Data for this exercise section start
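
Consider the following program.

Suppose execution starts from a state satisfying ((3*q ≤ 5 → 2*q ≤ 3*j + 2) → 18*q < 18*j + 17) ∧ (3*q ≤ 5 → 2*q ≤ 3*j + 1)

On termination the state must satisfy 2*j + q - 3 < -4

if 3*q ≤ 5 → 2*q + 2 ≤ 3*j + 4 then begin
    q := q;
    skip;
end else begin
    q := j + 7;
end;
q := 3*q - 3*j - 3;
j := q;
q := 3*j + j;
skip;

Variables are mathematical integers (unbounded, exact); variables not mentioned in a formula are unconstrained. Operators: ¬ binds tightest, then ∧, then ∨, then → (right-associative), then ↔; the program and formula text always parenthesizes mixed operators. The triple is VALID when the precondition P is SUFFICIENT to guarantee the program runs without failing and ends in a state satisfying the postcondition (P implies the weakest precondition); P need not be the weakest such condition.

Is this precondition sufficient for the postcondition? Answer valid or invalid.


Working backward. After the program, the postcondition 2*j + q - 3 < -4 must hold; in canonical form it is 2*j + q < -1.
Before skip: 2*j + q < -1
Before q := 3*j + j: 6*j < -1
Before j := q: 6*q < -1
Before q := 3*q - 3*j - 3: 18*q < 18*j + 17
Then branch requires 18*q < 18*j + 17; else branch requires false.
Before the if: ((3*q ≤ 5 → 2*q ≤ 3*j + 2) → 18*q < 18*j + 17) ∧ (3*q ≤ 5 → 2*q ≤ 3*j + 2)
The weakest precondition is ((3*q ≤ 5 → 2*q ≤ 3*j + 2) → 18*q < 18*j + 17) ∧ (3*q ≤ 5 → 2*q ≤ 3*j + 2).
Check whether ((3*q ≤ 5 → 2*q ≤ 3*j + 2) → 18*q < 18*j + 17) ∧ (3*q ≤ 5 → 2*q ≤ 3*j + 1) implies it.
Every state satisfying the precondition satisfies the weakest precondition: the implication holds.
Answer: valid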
Data for this exercise section end
Work to complete
The material above needs to be reproduced exactly as written.

Answer to this task
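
Consider the following program.

Suppose execution starts from a state satisfying ((3*q ≤ 5 → 2*q ≤ 3*j + 2) → 18*q < 18*j + 17) ∧ (3*q ≤ 5 → 2*q ≤ 3*j + 1)

On termination the state must satisfy 2*j + q - 3 < -4

if 3*q ≤ 5 → 2*q + 2 ≤ 3*j + 4 then begin
    q := q;
    skip;
end else begin
    q := j + 7;
end;
q := 3*q - 3*j - 3;
j := q;
q := 3*j + j;
skip;

Variables are mathematical integers (unbounded, exact); variables not mentioned in a formula are unconstrained. Operators: ¬ binds tightest, then ∧, then ∨, then → (right-associative), then ↔; the program and formula text always parenthesizes mixed operators. The triple is VALID when the precondition P is SUFFICIENT to guarantee the program runs without failing and ends in a state satisfying the postcondition (P implies the weakest precondition); P need not be the weakest such condition.

Is this precondition sufficient for the postcondition? Answer valid or invalid.


Working backward. After the program, the postcondition 2*j + q - 3 < -4 must hold; in canonical form it is 2*j + q < -1.
Before skip: 2*j + q < -1
Before q := 3*j + j: 6*j < -1
Before j := q: 6*q < -1
Before q := 3*q - 3*j - 3: 18*q < 18*j + 17
Then branch requires 18*q < 18*j + 17; else branch requires false.
Before the if: ((3*q ≤ 5 → 2*q ≤ 3*j + 2) → 18*q < 18*j + 17) ∧ (3*q ≤ 5 → 2*q ≤ 3*j + 2)
The weakest precondition is ((3*q ≤ 5 → 2*q ≤ 3*j + 2) → 18*q < 18*j + 17) ∧ (3*q ≤ 5 → 2*q ≤ 3*j + 2).
Check whether ((3*q ≤ 5 → 2*q ≤ 3*j + 2) → 18*q < 18*j + 17) ∧ (3*q ≤ 5 → 2*q ≤ 3*j + 1) implies it.
Every state satisfying the precondition satisfies the weakest precondition: the implication holds.
Answer: valid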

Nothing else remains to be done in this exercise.